*** PROVIDED ENTRIES Section Begins ***

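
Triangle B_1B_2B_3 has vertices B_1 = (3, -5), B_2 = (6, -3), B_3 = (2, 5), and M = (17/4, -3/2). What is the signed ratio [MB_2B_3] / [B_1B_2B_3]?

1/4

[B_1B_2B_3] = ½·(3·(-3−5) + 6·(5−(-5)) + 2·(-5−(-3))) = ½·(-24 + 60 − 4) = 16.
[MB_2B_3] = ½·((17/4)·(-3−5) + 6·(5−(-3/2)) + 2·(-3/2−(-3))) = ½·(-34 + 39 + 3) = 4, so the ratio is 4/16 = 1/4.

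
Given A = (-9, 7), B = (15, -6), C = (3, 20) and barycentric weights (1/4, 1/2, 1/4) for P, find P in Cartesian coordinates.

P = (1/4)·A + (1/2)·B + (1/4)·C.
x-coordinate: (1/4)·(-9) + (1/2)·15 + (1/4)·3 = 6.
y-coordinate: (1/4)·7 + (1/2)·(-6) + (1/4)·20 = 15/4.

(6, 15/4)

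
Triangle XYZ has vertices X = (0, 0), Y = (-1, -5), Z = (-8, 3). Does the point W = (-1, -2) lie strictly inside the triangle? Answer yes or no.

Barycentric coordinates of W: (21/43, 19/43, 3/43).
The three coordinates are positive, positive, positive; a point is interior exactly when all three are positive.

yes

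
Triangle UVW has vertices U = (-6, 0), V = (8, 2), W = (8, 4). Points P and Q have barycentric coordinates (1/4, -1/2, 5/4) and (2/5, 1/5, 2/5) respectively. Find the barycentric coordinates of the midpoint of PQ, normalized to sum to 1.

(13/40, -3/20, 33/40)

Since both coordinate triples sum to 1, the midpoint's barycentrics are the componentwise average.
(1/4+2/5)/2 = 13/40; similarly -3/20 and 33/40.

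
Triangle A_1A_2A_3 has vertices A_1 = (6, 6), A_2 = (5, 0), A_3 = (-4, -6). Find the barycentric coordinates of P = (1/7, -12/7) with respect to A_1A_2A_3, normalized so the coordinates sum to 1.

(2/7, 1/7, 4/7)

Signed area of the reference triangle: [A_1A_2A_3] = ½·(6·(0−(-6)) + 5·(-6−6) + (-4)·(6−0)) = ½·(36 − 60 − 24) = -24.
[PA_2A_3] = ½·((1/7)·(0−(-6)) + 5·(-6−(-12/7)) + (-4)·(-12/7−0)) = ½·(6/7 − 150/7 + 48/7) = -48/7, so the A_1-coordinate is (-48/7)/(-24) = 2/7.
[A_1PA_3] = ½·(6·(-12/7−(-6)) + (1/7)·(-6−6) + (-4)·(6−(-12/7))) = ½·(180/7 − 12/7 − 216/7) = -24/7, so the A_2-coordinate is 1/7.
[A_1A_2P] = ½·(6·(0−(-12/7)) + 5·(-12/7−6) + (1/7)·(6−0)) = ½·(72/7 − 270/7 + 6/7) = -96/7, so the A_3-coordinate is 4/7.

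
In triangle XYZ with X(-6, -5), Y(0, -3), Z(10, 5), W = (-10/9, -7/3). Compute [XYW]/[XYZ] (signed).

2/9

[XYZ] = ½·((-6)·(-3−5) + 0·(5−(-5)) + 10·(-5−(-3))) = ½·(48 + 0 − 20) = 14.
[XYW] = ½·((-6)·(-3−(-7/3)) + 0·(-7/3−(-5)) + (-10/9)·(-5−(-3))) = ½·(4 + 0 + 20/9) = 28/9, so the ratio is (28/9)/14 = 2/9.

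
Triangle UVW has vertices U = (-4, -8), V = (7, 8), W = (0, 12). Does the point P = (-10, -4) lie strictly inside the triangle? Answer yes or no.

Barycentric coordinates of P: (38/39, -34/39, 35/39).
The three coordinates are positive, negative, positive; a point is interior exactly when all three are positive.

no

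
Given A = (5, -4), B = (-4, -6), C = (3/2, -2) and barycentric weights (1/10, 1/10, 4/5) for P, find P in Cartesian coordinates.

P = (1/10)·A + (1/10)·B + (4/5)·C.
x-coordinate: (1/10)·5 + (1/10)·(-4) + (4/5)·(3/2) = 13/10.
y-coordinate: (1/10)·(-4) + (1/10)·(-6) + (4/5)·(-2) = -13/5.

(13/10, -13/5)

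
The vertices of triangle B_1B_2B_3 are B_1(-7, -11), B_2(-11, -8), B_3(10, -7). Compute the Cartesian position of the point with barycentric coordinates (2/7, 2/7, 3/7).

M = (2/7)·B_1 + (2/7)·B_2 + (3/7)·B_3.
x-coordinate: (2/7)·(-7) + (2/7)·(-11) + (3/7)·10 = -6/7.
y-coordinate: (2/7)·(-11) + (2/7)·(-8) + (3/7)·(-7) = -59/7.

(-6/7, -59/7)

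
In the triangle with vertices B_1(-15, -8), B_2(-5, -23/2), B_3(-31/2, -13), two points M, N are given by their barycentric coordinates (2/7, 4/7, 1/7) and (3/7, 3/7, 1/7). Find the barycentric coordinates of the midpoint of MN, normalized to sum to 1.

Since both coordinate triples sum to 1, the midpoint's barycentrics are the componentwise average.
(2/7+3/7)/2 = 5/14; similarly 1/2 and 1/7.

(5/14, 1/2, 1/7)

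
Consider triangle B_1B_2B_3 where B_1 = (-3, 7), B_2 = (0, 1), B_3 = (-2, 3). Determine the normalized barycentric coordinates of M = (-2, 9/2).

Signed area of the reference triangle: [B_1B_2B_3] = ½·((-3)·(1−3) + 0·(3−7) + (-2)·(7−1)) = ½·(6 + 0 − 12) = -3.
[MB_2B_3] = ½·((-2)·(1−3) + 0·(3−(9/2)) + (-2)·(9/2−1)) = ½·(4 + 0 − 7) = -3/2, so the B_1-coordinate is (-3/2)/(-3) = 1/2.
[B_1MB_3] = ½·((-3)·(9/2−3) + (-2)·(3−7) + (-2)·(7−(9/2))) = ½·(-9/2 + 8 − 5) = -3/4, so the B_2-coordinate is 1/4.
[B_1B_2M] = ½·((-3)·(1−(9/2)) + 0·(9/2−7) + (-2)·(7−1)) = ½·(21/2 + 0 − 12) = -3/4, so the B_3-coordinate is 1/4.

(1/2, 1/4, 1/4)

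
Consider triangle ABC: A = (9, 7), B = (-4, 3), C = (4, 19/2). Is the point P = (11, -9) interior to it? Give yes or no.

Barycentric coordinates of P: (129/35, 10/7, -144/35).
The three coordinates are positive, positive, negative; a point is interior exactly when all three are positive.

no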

*** PROVIDED ENTRIES Section Ends ***

■ TASK DIRECTIONS ■
A word-for-word copy of all the entries is required.

■ REPLY TO THE TASK ■
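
Triangle B_1B_2B_3 has vertices B_1 = (3, -5), B_2 = (6, -3), B_3 = (2, 5), and M = (17/4, -3/2). What is the signed ratio [MB_2B_3] / [B_1B_2B_3]?

1/4

[B_1B_2B_3] = ½·(3·(-3−5) + 6·(5−(-5)) + 2·(-5−(-3))) = ½·(-24 + 60 − 4) = 16.
[MB_2B_3] = ½·((17/4)·(-3−5) + 6·(5−(-3/2)) + 2·(-3/2−(-3))) = ½·(-34 + 39 + 3) = 4, so the ratio is 4/16 = 1/4.

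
Given A = (-9, 7), B = (15, -6), C = (3, 20) and barycentric weights (1/4, 1/2, 1/4) for P, find P in Cartesian coordinates.

P = (1/4)·A + (1/2)·B + (1/4)·C.
x-coordinate: (1/4)·(-9) + (1/2)·15 + (1/4)·3 = 6.
y-coordinate: (1/4)·7 + (1/2)·(-6) + (1/4)·20 = 15/4.

(6, 15/4)

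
Triangle XYZ has vertices X = (0, 0), Y = (-1, -5), Z = (-8, 3). Does the point W = (-1, -2) lie strictly inside the triangle? Answer yes or no.

Barycentric coordinates of W: (21/43, 19/43, 3/43).
The three coordinates are positive, positive, positive; a point is interior exactly when all three are positive.

yes

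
Triangle UVW has vertices U = (-6, 0), V = (8, 2), W = (8, 4). Points P and Q have barycentric coordinates (1/4, -1/2, 5/4) and (2/5, 1/5, 2/5) respectively. Find the barycentric coordinates of the midpoint of PQ, normalized to sum to 1.

(13/40, -3/20, 33/40)

Since both coordinate triples sum to 1, the midpoint's barycentrics are the componentwise average.
(1/4+2/5)/2 = 13/40; similarly -3/20 and 33/40.

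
Triangle A_1A_2A_3 has vertices A_1 = (6, 6), A_2 = (5, 0), A_3 = (-4, -6). Find the barycentric coordinates of P = (1/7, -12/7) with respect to A_1A_2A_3, normalized so the coordinates sum to 1.

(2/7, 1/7, 4/7)

Signed area of the reference triangle: [A_1A_2A_3] = ½·(6·(0−(-6)) + 5·(-6−6) + (-4)·(6−0)) = ½·(36 − 60 − 24) = -24.
[PA_2A_3] = ½·((1/7)·(0−(-6)) + 5·(-6−(-12/7)) + (-4)·(-12/7−0)) = ½·(6/7 − 150/7 + 48/7) = -48/7, so the A_1-coordinate is (-48/7)/(-24) = 2/7.
[A_1PA_3] = ½·(6·(-12/7−(-6)) + (1/7)·(-6−6) + (-4)·(6−(-12/7))) = ½·(180/7 − 12/7 − 216/7) = -24/7, so the A_2-coordinate is 1/7.
[A_1A_2P] = ½·(6·(0−(-12/7)) + 5·(-12/7−6) + (1/7)·(6−0)) = ½·(72/7 − 270/7 + 6/7) = -96/7, so the A_3-coordinate is 4/7.

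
In triangle XYZ with X(-6, -5), Y(0, -3), Z(10, 5), W = (-10/9, -7/3). Compute [XYW]/[XYZ] (signed).

2/9

[XYZ] = ½·((-6)·(-3−5) + 0·(5−(-5)) + 10·(-5−(-3))) = ½·(48 + 0 − 20) = 14.
[XYW] = ½·((-6)·(-3−(-7/3)) + 0·(-7/3−(-5)) + (-10/9)·(-5−(-3))) = ½·(4 + 0 + 20/9) = 28/9, so the ratio is (28/9)/14 = 2/9.

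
Triangle UVW has vertices U = (-4, -8), V = (7, 8), W = (0, 12). Does the point P = (-10, -4) lie strictly inside the triangle? Answer yes or no.

Barycentric coordinates of P: (38/39, -34/39, 35/39).
The three coordinates are positive, negative, positive; a point is interior exactly when all three are positive.

no

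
Given A = (5, -4), B = (-4, -6), C = (3/2, -2) and barycentric weights (1/10, 1/10, 4/5) for P, find P in Cartesian coordinates.

P = (1/10)·A + (1/10)·B + (4/5)·C.
x-coordinate: (1/10)·5 + (1/10)·(-4) + (4/5)·(3/2) = 13/10.
y-coordinate: (1/10)·(-4) + (1/10)·(-6) + (4/5)·(-2) = -13/5.

(13/10, -13/5)

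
The vertices of triangle B_1B_2B_3 are B_1(-7, -11), B_2(-11, -8), B_3(10, -7). Compute the Cartesian position of the point with barycentric coordinates (2/7, 2/7, 3/7).

M = (2/7)·B_1 + (2/7)·B_2 + (3/7)·B_3.
x-coordinate: (2/7)·(-7) + (2/7)·(-11) + (3/7)·10 = -6/7.
y-coordinate: (2/7)·(-11) + (2/7)·(-8) + (3/7)·(-7) = -59/7.

(-6/7, -59/7)

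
In the triangle with vertices B_1(-15, -8), B_2(-5, -23/2), B_3(-31/2, -13), two points M, N are given by their barycentric coordinates (2/7, 4/7, 1/7) and (3/7, 3/7, 1/7). Find the barycentric coordinates of the midpoint of MN, normalized to sum to 1.

Since both coordinate triples sum to 1, the midpoint's barycentrics are the componentwise average.
(2/7+3/7)/2 = 5/14; similarly 1/2 and 1/7.

(5/14, 1/2, 1/7)

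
Consider triangle B_1B_2B_3 where B_1 = (-3, 7), B_2 = (0, 1), B_3 = (-2, 3). Determine the normalized barycentric coordinates of M = (-2, 9/2).

Signed area of the reference triangle: [B_1B_2B_3] = ½·((-3)·(1−3) + 0·(3−7) + (-2)·(7−1)) = ½·(6 + 0 − 12) = -3.
[MB_2B_3] = ½·((-2)·(1−3) + 0·(3−(9/2)) + (-2)·(9/2−1)) = ½·(4 + 0 − 7) = -3/2, so the B_1-coordinate is (-3/2)/(-3) = 1/2.
[B_1MB_3] = ½·((-3)·(9/2−3) + (-2)·(3−7) + (-2)·(7−(9/2))) = ½·(-9/2 + 8 − 5) = -3/4, so the B_2-coordinate is 1/4.
[B_1B_2M] = ½·((-3)·(1−(9/2)) + 0·(9/2−7) + (-2)·(7−1)) = ½·(21/2 + 0 − 12) = -3/4, so the B_3-coordinate is 1/4.

(1/2, 1/4, 1/4)

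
Consider triangle ABC: A = (9, 7), B = (-4, 3), C = (4, 19/2). Is the point P = (11, -9) interior to it? Give yes or no.

Barycentric coordinates of P: (129/35, 10/7, -144/35).
The three coordinates are positive, positive, negative; a point is interior exactly when all three are positive.

no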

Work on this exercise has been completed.